START Data records

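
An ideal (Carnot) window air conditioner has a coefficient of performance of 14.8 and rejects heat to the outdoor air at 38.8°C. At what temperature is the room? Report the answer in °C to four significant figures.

For a Carnot refrigerator COP_R = T_C/(T_H − T_C), so T_C = COP·T_H/(1 + COP).
With T_H = 311.95 K, T_C = 14.8 × 311.95/15.80 = 292.21 K.
Converting, 292.21 K = 19.06°C.

19.06 °C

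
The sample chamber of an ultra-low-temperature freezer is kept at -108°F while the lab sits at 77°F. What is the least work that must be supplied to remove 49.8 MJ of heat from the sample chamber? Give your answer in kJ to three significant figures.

In absolute terms T_C = 195.37 K and T_H = 298.15 K, so ΔT = 102.8 K.
The reversible limit is COP_R = T_C/ΔT = 1.901, so W_min = Q_C/COP = Q_C·ΔT/T_C.
W_min = 49.80 × 102.8/195.37 = 26.20 MJ = 26200 kJ.

26200 kJ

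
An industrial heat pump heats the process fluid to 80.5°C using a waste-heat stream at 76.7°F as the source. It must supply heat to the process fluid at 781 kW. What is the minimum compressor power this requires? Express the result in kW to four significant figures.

In absolute terms T_C = 297.98 K and T_H = 353.65 K, so ΔT = 55.67 K.
COP_Carnot = T_H/ΔT = 353.65/55.67 = 6.353.
Ẇ_min = Q̇/COP_Carnot = 781.0/6.353 = 122.9 kW.

122.9 kW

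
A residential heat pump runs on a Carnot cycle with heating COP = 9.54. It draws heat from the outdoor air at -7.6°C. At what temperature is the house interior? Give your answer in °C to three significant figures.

COP_HP = T_H/(T_H − T_C) rearranges to T_H = COP·T_C/(COP − 1).
With T_C = 265.55 K, T_H = 9.54 × 265.55/8.540 = 296.64 K.
Converting, 296.64 K = 23.49°C.

23.5 °C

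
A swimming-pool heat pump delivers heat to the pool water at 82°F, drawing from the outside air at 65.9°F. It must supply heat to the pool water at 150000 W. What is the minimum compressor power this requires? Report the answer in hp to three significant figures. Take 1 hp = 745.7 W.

5.98 hp

In absolute terms T_C = 291.98 K and T_H = 300.93 K, so ΔT = 8.944 K.
COP_Carnot = T_H/ΔT = 300.93/8.944 = 33.64.
Ẇ_min = Q̇/COP_Carnot = 150000/33.64 = 4458 W = 5.979 hp.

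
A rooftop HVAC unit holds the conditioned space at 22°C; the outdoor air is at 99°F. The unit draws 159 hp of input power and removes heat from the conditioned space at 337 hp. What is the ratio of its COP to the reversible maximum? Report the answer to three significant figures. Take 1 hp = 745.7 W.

COP_actual = Q̇_C/Ẇ = 337.0/159.0 = 2.119.
In absolute terms T_C = 295.15 K and T_H = 310.37 K, so ΔT = 15.22 K.
COP_Carnot = T_C/ΔT = 295.15/15.22 = 19.39.
η_II = COP_actual/COP_Carnot = 2.119/19.39 = 0.1093.

0.109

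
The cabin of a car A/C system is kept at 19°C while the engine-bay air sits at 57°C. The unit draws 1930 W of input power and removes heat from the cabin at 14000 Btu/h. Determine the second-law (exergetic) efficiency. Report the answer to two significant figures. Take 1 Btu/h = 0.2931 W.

Converting, Q̇_C = 14000 Btu/h = 4103 W, so COP_actual = Q̇_C/Ẇ = 4103/1930 = 2.126.
In absolute terms T_C = 292.15 K and T_H = 330.15 K, so ΔT = 38.00 K.
COP_Carnot = T_C/ΔT = 292.15/38.00 = 7.688.
η_II = COP_actual/COP_Carnot = 2.126/7.688 = 0.2765.

0.28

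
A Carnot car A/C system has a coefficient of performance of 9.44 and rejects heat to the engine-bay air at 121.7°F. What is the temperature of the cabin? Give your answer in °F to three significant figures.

66.0 °F

For a Carnot refrigerator COP_R = T_C/(T_H − T_C), so T_C = COP·T_H/(1 + COP).
With T_H = 322.98 K, T_C = 9.44 × 322.98/10.44 = 292.05 K.
Converting, 292.05 K = 66.01°F.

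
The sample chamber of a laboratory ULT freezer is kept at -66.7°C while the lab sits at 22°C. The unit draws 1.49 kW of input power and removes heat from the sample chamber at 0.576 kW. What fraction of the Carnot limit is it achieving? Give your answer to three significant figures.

COP_actual = Q̇_C/Ẇ = 0.5760/1.490 = 0.3866.
In absolute terms T_C = 206.45 K and T_H = 295.15 K, so ΔT = 88.70 K.
COP_Carnot = T_C/ΔT = 206.45/88.70 = 2.328.
η_II = COP_actual/COP_Carnot = 0.3866/2.328 = 0.1661.

0.166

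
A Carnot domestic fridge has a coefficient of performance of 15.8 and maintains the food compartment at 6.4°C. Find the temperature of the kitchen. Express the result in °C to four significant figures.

COP_R = T_C/(T_H − T_C) gives T_H − T_C = T_C/COP.
With T_C = 279.55 K, T_H = 279.55 × (1 + 1/15.8) = 297.24 K.
Converting, 297.24 K = 24.09°C.

24.09 °C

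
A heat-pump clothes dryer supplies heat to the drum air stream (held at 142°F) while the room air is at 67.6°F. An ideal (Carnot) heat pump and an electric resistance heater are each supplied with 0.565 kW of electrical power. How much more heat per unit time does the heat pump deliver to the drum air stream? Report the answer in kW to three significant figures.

In absolute terms T_C = 292.93 K and T_H = 334.26 K, so ΔT = 41.33 K.
COP_Carnot = T_H/ΔT = 334.26/41.33 = 8.087.
The heat pump delivers Q̇_H = COP × Ẇ = 4.569 kW; the resistance heater delivers Ẇ = 0.5650 kW.
Extra = (COP − 1)·Ẇ = 4.004 kW.

4.00 kW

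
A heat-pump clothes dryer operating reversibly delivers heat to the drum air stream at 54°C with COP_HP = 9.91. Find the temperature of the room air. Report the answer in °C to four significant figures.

COP_HP = T_H/(T_H − T_C) gives T_H − T_C = T_H/COP.
With T_H = 327.15 K, T_C = 327.15 × (1 − 1/9.91) = 294.14 K.
Converting, 294.14 K = 20.99°C.

20.99 °C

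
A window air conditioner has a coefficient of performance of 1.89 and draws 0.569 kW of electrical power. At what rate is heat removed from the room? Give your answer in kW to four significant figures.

Q̇_C = COP × Ẇ = 1.89 × 0.5690 = 1.075 kW.

1.075 kW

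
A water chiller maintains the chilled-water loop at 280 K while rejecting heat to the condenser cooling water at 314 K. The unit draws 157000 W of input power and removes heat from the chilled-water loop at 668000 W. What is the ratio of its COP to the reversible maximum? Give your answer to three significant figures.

COP_actual = Q̇_C/Ẇ = 668000/157000 = 4.255.
The reservoir spacing is ΔT = 314 − 280 = 34.00 K.
COP_Carnot = T_C/ΔT = 280.00/34.00 = 8.235.
η_II = COP_actual/COP_Carnot = 4.255/8.235 = 0.5167.

0.517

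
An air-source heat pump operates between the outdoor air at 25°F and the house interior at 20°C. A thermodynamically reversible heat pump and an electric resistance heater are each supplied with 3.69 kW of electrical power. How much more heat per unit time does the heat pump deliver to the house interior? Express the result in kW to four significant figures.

In absolute terms T_C = 269.26 K and T_H = 293.15 K, so ΔT = 23.89 K.
COP_Carnot = T_H/ΔT = 293.15/23.89 = 12.27.
The heat pump delivers Q̇_H = COP × Ẇ = 45.28 kW; the resistance heater delivers Ẇ = 3.690 kW.
Extra = (COP − 1)·Ẇ = 41.59 kW.

41.59 kW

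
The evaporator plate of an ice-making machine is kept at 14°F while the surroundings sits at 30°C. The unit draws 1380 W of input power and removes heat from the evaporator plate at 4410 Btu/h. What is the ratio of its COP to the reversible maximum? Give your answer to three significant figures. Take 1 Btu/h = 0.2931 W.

Converting, Q̇_C = 4410 Btu/h = 1293 W, so COP_actual = Q̇_C/Ẇ = 1293/1380 = 0.9366.
In absolute terms T_C = 263.15 K and T_H = 303.15 K, so ΔT = 40.00 K.
COP_Carnot = T_C/ΔT = 263.15/40.00 = 6.579.
η_II = COP_actual/COP_Carnot = 0.9366/6.579 = 0.1424.

0.142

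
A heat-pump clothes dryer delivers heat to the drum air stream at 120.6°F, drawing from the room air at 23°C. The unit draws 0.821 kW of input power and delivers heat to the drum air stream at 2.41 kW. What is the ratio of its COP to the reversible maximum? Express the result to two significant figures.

0.24

COP_actual = Q̇_H/Ẇ = 2.410/0.8210 = 2.935.
In absolute terms T_C = 296.15 K and T_H = 322.37 K, so ΔT = 26.22 K.
COP_Carnot = T_H/ΔT = 322.37/26.22 = 12.29.
η_II = COP_actual/COP_Carnot = 2.935/12.29 = 0.2388.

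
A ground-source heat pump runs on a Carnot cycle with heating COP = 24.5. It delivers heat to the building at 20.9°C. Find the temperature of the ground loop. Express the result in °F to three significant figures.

COP_HP = T_H/(T_H − T_C) gives T_H − T_C = T_H/COP.
With T_H = 294.05 K, T_C = 294.05 × (1 − 1/24.5) = 282.05 K.
Converting, 282.05 K = 48.02°F.

48.0 °F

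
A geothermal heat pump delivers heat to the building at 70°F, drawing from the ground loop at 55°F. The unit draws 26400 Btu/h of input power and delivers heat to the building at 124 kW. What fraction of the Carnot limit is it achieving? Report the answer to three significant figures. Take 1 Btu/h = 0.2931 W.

0.454

Converting, Q̇_H = 124.0 kW = 423100 Btu/h, so COP_actual = Q̇_H/Ẇ = 423100/26400 = 16.03.
In absolute terms T_C = 285.93 K and T_H = 294.26 K, so ΔT = 8.333 K.
COP_Carnot = T_H/ΔT = 294.26/8.333 = 35.31.
η_II = COP_actual/COP_Carnot = 16.03/35.31 = 0.4538.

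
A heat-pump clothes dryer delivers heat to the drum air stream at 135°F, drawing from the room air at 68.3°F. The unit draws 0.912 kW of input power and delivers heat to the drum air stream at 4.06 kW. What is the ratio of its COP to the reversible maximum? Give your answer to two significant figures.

COP_actual = Q̇_H/Ẇ = 4.060/0.9120 = 4.452.
In absolute terms T_C = 293.32 K and T_H = 330.37 K, so ΔT = 37.06 K.
COP_Carnot = T_H/ΔT = 330.37/37.06 = 8.916.
η_II = COP_actual/COP_Carnot = 4.452/8.916 = 0.4993.

0.50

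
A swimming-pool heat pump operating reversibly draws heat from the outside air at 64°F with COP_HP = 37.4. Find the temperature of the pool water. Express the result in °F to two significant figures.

78 °F

COP_HP = T_H/(T_H − T_C) rearranges to T_H = COP·T_C/(COP − 1).
With T_C = 290.93 K, T_H = 37.4 × 290.93/36.40 = 298.92 K.
Converting, 298.92 K = 78.39°F.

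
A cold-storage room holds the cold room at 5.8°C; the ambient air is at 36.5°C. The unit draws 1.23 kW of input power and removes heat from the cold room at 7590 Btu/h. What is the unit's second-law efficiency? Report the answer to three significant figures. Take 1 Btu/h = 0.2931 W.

Converting, Q̇_C = 7590 Btu/h = 2.225 kW, so COP_actual = Q̇_C/Ẇ = 2.225/1.230 = 1.809.
In absolute terms T_C = 278.95 K and T_H = 309.65 K, so ΔT = 30.70 K.
COP_Carnot = T_C/ΔT = 278.95/30.70 = 9.086.
η_II = COP_actual/COP_Carnot = 1.809/9.086 = 0.1991.

0.199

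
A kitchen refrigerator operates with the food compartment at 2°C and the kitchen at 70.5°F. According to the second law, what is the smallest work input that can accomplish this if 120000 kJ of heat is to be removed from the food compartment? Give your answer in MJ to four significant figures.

8.456 MJ

In absolute terms T_C = 275.15 K and T_H = 294.54 K, so ΔT = 19.39 K.
The reversible limit is COP_R = T_C/ΔT = 14.19, so W_min = Q_C/COP = Q_C·ΔT/T_C.
W_min = 120000 × 19.39/275.15 = 8456 kJ = 8.456 MJ.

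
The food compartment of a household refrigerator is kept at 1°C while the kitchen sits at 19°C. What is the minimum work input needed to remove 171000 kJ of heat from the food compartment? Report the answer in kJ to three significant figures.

In absolute terms T_C = 274.15 K and T_H = 292.15 K, so ΔT = 18.00 K.
The reversible limit is COP_R = T_C/ΔT = 15.23, so W_min = Q_C/COP = Q_C·ΔT/T_C.
W_min = 171000 × 18.00/274.15 = 11230 kJ.

11200 kJ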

END Data records

◆ Task to carry out
Nothing but the lines from the one with "The food compartment of" through the end of the data above should be reproduced, each exactly, both ends included.

◆ Written reply
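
The food compartment of a household refrigerator is kept at 1°C while the kitchen sits at 19°C. What is the minimum work input needed to remove 171000 kJ of heat from the food compartment? Report the answer in kJ to three significant figures.

In absolute terms T_C = 274.15 K and T_H = 292.15 K, so ΔT = 18.00 K.
The reversible limit is COP_R = T_C/ΔT = 15.23, so W_min = Q_C/COP = Q_C·ΔT/T_C.
W_min = 171000 × 18.00/274.15 = 11230 kJ.

11200 kJ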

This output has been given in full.